Data items:
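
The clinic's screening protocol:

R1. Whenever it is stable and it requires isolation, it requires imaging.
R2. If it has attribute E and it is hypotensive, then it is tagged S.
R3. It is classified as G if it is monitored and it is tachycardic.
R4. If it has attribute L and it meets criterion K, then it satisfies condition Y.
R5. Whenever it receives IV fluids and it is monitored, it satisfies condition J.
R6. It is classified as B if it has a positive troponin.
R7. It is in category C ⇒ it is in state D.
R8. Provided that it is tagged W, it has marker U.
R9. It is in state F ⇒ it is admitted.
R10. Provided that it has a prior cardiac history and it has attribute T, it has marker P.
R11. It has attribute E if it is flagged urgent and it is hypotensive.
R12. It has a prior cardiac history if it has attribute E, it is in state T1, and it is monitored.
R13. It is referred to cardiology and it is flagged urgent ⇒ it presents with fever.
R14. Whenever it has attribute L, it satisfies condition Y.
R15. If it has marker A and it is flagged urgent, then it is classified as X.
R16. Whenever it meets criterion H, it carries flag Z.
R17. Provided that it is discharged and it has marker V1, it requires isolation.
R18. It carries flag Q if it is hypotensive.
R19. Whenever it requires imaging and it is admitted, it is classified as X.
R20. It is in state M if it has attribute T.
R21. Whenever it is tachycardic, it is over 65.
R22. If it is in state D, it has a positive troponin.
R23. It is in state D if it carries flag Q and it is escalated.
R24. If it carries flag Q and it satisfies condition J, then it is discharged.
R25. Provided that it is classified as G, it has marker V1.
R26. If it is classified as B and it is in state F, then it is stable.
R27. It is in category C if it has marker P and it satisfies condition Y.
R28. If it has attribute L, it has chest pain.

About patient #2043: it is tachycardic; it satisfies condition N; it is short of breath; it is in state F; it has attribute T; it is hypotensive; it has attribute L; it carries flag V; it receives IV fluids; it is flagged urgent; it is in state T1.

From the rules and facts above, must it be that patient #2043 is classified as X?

No

Forward chaining from the given facts derives: is admitted, has attribute E, satisfies condition Y, carries flag Q, is in state M, is over 65, has chest pain, is tagged S.
Rules concluding "it is classified as X": R15 needs "it has marker A"; R19 needs "it requires imaging" — none of these are established.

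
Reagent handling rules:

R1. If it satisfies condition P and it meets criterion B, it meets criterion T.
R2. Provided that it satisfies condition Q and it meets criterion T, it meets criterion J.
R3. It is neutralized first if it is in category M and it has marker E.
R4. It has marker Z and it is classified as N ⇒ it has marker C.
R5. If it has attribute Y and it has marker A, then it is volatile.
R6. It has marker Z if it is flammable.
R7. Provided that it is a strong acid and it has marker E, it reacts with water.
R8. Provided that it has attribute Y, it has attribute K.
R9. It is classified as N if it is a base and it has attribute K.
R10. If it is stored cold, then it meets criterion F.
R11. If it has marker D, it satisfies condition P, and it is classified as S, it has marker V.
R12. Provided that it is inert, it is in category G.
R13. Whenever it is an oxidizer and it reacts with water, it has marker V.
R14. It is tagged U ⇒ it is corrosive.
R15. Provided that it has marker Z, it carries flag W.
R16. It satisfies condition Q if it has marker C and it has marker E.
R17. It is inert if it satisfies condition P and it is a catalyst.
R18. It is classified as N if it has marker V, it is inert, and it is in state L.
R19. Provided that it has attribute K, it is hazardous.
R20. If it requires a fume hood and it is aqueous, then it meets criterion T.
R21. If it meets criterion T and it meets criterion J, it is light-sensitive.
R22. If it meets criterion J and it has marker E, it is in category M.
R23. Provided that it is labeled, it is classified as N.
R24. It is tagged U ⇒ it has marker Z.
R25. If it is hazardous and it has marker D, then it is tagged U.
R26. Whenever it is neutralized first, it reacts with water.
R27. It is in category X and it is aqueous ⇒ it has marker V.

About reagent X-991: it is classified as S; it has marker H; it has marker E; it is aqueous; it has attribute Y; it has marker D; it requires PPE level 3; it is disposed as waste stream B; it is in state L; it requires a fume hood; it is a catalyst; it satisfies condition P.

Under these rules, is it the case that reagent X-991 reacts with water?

By R8 (it has attribute Y): it has attribute K.
By R11 (it has marker D, it satisfies condition P, it is classified as S): it has marker V.
By R17 (it satisfies condition P, it is a catalyst): it is inert.
By R18 (it has marker V, it is inert, it is in state L): it is classified as N.
By R19 (it has attribute K): it is hazardous.
By R20 (it requires a fume hood, it is aqueous): it meets criterion T.
By R25 (it is hazardous, it has marker D): it is tagged U.
By R24 (it is tagged U): it has marker Z.
By R4 (it has marker Z, it is classified as N): it has marker C.
By R16 (it has marker C, it has marker E): it satisfies condition Q.
By R2 (it satisfies condition Q, it meets criterion T): it meets criterion J.
By R22 (it meets criterion J, it has marker E): it is in category M.
By R3 (it is in category M, it has marker E): it is neutralized first.
By R26 (it is neutralized first): it reacts with water.

Yes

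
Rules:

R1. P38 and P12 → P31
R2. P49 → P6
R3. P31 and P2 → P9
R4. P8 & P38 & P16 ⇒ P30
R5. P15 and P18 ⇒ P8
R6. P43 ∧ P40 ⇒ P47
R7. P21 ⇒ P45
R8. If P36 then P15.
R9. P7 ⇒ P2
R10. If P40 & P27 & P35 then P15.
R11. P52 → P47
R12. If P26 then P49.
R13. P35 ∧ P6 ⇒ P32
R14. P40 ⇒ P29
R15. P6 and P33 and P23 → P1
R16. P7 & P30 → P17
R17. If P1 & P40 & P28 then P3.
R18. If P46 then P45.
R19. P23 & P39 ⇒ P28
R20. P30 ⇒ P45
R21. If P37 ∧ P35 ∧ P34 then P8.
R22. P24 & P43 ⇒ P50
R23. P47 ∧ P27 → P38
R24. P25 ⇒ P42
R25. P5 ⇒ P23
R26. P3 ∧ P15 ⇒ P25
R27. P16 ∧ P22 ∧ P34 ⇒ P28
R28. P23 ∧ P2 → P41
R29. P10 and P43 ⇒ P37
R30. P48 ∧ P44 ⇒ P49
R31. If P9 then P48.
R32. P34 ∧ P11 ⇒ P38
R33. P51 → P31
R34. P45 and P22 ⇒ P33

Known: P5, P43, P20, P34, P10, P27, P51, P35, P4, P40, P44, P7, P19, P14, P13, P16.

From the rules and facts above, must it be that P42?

No

Forward chaining from the given facts derives: P47, P2, P15, P29, P38, P23, P41, P37, P31, P9, P8, P48, P30, P17, P45, P49, P6, P32.
The only rule concluding P42 is R24, which needs P25; that is never established.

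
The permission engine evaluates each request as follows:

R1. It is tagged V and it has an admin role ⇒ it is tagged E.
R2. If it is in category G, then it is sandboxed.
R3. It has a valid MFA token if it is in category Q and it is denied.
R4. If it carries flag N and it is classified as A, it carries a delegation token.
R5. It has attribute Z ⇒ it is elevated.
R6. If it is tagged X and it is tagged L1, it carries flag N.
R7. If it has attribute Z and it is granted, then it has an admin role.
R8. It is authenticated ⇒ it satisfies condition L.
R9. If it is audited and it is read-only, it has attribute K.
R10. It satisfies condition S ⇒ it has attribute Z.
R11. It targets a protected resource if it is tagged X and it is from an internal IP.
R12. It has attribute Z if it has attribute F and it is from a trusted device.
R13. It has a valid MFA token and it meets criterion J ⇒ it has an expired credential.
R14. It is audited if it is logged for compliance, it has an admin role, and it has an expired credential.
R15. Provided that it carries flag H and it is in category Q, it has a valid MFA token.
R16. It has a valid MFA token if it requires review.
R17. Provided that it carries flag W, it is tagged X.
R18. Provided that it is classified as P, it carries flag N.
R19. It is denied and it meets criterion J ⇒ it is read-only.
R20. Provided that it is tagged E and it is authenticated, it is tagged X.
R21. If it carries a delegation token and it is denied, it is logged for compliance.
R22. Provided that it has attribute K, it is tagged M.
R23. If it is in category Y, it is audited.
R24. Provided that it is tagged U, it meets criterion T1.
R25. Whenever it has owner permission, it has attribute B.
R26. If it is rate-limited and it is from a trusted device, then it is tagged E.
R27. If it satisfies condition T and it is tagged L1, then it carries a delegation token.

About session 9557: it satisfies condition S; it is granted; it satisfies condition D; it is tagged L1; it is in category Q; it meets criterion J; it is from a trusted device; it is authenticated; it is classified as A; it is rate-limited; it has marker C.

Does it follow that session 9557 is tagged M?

No

Forward chaining from the given facts derives: satisfies condition L, has attribute Z, is tagged E, is elevated, has an admin role, is tagged X, carries flag N, carries a delegation token.
The only rule concluding "it is tagged M" is R22, which needs "it has attribute K"; that is never established.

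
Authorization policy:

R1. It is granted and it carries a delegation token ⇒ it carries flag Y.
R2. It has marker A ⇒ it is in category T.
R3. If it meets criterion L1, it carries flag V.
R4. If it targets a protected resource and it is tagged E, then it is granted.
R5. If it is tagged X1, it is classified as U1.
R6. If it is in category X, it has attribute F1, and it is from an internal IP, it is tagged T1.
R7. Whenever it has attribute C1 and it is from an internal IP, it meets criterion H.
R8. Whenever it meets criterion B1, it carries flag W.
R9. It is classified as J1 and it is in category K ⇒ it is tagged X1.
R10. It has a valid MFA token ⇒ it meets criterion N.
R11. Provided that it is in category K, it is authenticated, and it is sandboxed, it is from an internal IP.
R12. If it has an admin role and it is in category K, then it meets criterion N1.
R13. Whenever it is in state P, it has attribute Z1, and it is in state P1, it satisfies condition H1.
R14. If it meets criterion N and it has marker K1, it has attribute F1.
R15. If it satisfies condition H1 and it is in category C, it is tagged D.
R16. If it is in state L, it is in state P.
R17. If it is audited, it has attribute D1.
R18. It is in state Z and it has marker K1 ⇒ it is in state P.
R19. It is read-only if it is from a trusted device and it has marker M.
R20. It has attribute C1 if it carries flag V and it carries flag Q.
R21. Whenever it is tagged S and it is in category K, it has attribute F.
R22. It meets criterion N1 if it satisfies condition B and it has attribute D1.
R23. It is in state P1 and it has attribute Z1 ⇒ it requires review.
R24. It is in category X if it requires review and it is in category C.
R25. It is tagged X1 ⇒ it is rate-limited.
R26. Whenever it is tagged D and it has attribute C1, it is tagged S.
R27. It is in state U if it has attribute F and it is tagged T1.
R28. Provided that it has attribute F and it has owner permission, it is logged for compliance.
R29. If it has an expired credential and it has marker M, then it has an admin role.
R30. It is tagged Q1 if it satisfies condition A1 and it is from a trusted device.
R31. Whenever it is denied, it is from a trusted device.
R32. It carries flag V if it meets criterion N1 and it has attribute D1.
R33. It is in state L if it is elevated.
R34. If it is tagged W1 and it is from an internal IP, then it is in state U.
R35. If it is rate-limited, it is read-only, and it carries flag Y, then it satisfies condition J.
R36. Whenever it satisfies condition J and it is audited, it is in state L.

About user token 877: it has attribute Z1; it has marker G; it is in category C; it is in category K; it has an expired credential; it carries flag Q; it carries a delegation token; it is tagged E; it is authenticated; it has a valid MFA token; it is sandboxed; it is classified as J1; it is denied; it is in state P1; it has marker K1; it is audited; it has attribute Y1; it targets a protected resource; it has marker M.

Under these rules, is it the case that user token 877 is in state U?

By R4 (it targets a protected resource, it is tagged E): it is granted.
By R9 (it is classified as J1, it is in category K): it is tagged X1.
By R10 (it has a valid MFA token): it meets criterion N.
By R11 (it is in category K, it is authenticated, it is sandboxed): it is from an internal IP.
By R14 (it meets criterion N, it has marker K1): it has attribute F1.
By R17 (it is audited): it has attribute D1.
By R23 (it is in state P1, it has attribute Z1): it requires review.
By R24 (it requires review, it is in category C): it is in category X.
By R25 (it is tagged X1): it is rate-limited.
By R29 (it has an expired credential, it has marker M): it has an admin role.
By R31 (it is denied): it is from a trusted device.
By R1 (it is granted, it carries a delegation token): it carries flag Y.
By R6 (it is in category X, it has attribute F1, it is from an internal IP): it is tagged T1.
By R12 (it has an admin role, it is in category K): it meets criterion N1.
By R19 (it is from a trusted device, it has marker M): it is read-only.
By R32 (it meets criterion N1, it has attribute D1): it carries flag V.
By R35 (it is rate-limited, it is read-only, it carries flag Y): it satisfies condition J.
By R36 (it satisfies condition J, it is audited): it is in state L.
By R16 (it is in state L): it is in state P.
By R20 (it carries flag V, it carries flag Q): it has attribute C1.
By R13 (it is in state P, it has attribute Z1, it is in state P1): it satisfies condition H1.
By R15 (it satisfies condition H1, it is in category C): it is tagged D.
By R26 (it is tagged D, it has attribute C1): it is tagged S.
By R21 (it is tagged S, it is in category K): it has attribute F.
By R27 (it has attribute F, it is tagged T1): it is in state U.

Yes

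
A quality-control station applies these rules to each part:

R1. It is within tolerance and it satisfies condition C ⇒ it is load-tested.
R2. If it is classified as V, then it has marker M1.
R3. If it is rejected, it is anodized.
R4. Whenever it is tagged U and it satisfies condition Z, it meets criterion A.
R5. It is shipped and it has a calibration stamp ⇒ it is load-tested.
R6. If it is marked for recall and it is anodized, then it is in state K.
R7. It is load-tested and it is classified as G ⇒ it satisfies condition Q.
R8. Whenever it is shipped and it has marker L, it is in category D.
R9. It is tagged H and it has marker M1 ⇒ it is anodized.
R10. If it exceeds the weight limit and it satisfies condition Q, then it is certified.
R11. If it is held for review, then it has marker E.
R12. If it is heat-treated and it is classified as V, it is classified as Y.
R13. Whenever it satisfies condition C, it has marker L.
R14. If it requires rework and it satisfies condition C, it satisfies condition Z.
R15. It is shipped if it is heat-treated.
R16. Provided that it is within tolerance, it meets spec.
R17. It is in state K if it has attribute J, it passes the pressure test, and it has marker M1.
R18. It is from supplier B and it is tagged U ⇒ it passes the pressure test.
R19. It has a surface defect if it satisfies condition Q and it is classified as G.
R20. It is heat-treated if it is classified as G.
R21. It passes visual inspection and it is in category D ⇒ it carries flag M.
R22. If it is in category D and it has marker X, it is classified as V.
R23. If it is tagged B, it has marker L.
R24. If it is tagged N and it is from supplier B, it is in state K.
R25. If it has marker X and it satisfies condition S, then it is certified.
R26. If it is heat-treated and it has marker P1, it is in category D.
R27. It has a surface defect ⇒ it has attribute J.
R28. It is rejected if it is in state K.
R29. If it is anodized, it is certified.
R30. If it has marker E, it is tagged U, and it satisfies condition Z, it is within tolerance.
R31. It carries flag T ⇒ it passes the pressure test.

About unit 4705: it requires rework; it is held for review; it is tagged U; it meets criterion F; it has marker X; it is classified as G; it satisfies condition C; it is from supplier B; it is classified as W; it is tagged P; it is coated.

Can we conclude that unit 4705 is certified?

Yes

By R11 (it is held for review): it has marker E.
By R13 (it satisfies condition C): it has marker L.
By R14 (it requires rework, it satisfies condition C): it satisfies condition Z.
By R18 (it is from supplier B, it is tagged U): it passes the pressure test.
By R20 (it is classified as G): it is heat-treated.
By R30 (it has marker E, it is tagged U, it satisfies condition Z): it is within tolerance.
By R1 (it is within tolerance, it satisfies condition C): it is load-tested.
By R7 (it is load-tested, it is classified as G): it satisfies condition Q.
By R15 (it is heat-treated): it is shipped.
By R19 (it satisfies condition Q, it is classified as G): it has a surface defect.
By R27 (it has a surface defect): it has attribute J.
By R8 (it is shipped, it has marker L): it is in category D.
By R22 (it is in category D, it has marker X): it is classified as V.
By R2 (it is classified as V): it has marker M1.
By R17 (it has attribute J, it passes the pressure test, it has marker M1): it is in state K.
By R28 (it is in state K): it is rejected.
By R3 (it is rejected): it is anodized.
By R29 (it is anodized): it is certified.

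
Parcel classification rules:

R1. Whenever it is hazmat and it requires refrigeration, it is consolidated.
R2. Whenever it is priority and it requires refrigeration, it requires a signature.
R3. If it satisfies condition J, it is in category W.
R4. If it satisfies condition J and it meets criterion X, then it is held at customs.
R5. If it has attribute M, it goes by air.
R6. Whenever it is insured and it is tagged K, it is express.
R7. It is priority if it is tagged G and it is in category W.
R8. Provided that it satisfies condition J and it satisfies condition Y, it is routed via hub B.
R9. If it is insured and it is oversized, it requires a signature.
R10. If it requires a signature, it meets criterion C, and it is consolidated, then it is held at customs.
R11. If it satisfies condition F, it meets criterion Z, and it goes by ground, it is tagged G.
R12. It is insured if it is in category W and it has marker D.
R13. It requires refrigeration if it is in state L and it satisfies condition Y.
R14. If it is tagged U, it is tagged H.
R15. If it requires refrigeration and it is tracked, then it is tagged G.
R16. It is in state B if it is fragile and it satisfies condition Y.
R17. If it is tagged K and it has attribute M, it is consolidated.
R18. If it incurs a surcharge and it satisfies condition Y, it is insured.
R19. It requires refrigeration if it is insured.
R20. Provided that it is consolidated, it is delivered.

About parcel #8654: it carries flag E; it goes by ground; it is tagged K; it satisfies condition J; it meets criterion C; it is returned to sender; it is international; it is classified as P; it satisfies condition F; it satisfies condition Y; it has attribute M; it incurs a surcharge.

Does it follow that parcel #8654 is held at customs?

No

Forward chaining from the given facts derives: is in category W, goes by air, is routed via hub B, is consolidated, is insured, requires refrigeration, is delivered, is express.
Rules concluding "it is held at customs": R4 needs "it meets criterion X"; R10 needs "it requires a signature" — none of these are established.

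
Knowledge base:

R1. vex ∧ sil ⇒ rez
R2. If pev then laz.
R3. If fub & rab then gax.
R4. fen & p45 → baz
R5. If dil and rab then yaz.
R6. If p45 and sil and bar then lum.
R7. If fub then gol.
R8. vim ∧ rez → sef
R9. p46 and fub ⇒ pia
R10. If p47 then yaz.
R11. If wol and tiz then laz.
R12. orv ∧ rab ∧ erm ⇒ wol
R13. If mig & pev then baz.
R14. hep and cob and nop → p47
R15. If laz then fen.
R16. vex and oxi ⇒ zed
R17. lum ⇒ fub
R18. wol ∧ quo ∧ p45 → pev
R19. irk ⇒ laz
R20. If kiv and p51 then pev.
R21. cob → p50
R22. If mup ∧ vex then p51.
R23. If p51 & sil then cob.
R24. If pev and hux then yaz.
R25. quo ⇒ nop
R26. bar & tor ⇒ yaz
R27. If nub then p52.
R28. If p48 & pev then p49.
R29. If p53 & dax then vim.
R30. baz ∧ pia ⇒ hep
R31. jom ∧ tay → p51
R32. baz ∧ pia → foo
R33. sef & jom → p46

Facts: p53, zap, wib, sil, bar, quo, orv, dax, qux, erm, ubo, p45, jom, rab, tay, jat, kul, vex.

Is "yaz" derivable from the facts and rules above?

rez  (by R1: vex, sil)
lum  (by R6: p45, sil, bar)
wol  (by R12: orv, rab, erm)
fub  (by R17: lum)
pev  (by R18: wol, quo, p45)
nop  (by R25: quo)
vim  (by R29: p53, dax)
p51  (by R31: jom, tay)
laz  (by R2: pev)
sef  (by R8: vim, rez)
fen  (by R15: laz)
cob  (by R23: p51, sil)
p46  (by R33: sef, jom)
baz  (by R4: fen, p45)
pia  (by R9: p46, fub)
hep  (by R30: baz, pia)
p47  (by R14: hep, cob, nop)
yaz  (by R10: p47)

Yes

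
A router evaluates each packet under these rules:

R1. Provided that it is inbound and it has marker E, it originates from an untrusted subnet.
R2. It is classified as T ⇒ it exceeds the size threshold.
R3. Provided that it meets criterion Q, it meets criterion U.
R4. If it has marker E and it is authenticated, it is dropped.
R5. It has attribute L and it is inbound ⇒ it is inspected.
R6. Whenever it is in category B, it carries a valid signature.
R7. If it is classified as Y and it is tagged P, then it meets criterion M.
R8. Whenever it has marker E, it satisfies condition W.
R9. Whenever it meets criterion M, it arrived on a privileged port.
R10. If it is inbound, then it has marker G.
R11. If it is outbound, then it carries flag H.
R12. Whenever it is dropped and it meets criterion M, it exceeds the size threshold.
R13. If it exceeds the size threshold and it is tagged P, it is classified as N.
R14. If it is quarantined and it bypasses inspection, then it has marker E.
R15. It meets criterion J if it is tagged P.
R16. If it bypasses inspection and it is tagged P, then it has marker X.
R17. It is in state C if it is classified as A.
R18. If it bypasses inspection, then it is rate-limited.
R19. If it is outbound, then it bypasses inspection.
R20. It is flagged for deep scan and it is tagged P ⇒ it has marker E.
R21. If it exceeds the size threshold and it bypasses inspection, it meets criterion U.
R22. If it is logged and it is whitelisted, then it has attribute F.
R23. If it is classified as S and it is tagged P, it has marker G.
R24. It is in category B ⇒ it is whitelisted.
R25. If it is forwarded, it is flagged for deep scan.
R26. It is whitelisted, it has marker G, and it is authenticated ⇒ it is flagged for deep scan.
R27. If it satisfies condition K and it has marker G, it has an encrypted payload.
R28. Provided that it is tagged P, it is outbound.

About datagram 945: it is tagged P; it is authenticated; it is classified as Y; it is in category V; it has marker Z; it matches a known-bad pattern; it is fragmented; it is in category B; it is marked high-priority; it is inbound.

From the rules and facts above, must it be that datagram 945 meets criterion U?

By R7 (it is classified as Y, it is tagged P): it meets criterion M.
By R10 (it is inbound): it has marker G.
By R24 (it is in category B): it is whitelisted.
By R26 (it is whitelisted, it has marker G, it is authenticated): it is flagged for deep scan.
By R28 (it is tagged P): it is outbound.
By R19 (it is outbound): it bypasses inspection.
By R20 (it is flagged for deep scan, it is tagged P): it has marker E.
By R4 (it has marker E, it is authenticated): it is dropped.
By R12 (it is dropped, it meets criterion M): it exceeds the size threshold.
By R21 (it exceeds the size threshold, it bypasses inspection): it meets criterion U.

Yes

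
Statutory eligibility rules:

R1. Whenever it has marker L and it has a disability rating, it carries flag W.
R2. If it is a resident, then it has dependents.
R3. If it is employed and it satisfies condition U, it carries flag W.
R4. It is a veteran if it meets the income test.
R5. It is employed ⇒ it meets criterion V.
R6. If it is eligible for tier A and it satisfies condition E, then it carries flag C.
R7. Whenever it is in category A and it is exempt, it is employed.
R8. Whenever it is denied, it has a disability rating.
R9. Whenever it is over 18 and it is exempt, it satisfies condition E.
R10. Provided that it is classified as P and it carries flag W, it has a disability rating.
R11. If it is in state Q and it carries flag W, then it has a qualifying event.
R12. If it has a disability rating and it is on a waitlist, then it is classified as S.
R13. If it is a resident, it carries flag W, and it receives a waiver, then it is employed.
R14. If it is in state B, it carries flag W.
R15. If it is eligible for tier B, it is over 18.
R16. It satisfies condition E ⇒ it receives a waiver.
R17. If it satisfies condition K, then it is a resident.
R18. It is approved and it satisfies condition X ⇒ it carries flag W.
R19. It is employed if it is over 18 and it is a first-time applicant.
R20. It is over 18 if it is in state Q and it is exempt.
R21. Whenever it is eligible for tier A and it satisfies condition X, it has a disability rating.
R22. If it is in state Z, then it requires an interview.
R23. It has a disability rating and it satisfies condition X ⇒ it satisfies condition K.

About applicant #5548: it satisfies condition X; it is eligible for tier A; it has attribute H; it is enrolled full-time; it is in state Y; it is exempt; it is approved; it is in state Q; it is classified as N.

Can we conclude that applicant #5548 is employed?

Yes

By R18 (it is approved, it satisfies condition X): it carries flag W.
By R20 (it is in state Q, it is exempt): it is over 18.
By R21 (it is eligible for tier A, it satisfies condition X): it has a disability rating.
By R23 (it has a disability rating, it satisfies condition X): it satisfies condition K.
By R9 (it is over 18, it is exempt): it satisfies condition E.
By R16 (it satisfies condition E): it receives a waiver.
By R17 (it satisfies condition K): it is a resident.
By R13 (it is a resident, it carries flag W, it receives a waiver): it is employed.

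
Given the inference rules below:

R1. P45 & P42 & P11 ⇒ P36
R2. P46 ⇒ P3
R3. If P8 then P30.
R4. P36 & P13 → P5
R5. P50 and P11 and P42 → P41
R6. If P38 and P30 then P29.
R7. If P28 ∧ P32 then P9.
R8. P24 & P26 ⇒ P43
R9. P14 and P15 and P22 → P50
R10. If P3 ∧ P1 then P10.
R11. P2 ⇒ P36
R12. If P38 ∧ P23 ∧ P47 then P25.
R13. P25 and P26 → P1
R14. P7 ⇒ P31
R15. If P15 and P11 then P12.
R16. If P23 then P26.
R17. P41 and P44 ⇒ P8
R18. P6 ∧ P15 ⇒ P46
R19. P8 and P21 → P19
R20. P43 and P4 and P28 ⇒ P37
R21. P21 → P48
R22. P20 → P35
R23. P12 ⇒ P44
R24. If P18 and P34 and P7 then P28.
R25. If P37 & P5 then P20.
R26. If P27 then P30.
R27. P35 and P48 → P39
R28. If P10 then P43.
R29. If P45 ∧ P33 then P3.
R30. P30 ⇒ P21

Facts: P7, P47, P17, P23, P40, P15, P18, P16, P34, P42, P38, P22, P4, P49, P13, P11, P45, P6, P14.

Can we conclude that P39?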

Work request: The lines above starting at the one that contains "R23. It is in state P1" and ending at the one that contains "R30. It is tagged" must be transcribed exactly, and no other lines may appear.

Written solution:
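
R23. It is in state P1 and it has attribute Z1 ⇒ it requires review.
R24. It is in category X if it requires review and it is in category C.
R25. It is tagged X1 ⇒ it is rate-limited.
R26. Whenever it is tagged D and it has attribute C1, it is tagged S.
R27. It is in state U if it has attribute F and it is tagged T1.
R28. Provided that it has attribute F and it has owner permission, it is logged for compliance.
R29. If it has an expired credential and it has marker M, then it has an admin role.
R30. It is tagged Q1 if it satisfies condition A1 and it is from a trusted device.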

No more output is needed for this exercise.